Dataset entries:

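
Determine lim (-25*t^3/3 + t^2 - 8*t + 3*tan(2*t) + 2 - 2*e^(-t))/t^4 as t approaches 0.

Substitution gives 0/0 (the numerator vanishes to order 4).
Expand each term to order t^4: the coefficient of t^4 in -2·e^(-t) is -1/12 and in 3·tan(2t) is 0.
Lower-order terms cancel with the polynomial part, so the numerator is (-1/12)·t^4 + o(t^4), and the limit is (-1/12)/(1) = -1/12.

-1/12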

* WHAT THE TASK ASKS
Return the records above verbatim, in their entirety.

* THE COMPLETED TASK
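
Determine lim (-25*t^3/3 + t^2 - 8*t + 3*tan(2*t) + 2 - 2*e^(-t))/t^4 as t approaches 0.

Substitution gives 0/0 (the numerator vanishes to order 4).
Expand each term to order t^4: the coefficient of t^4 in -2·e^(-t) is -1/12 and in 3·tan(2t) is 0.
Lower-order terms cancel with the polynomial part, so the numerator is (-1/12)·t^4 + o(t^4), and the limit is (-1/12)/(1) = -1/12.

-1/12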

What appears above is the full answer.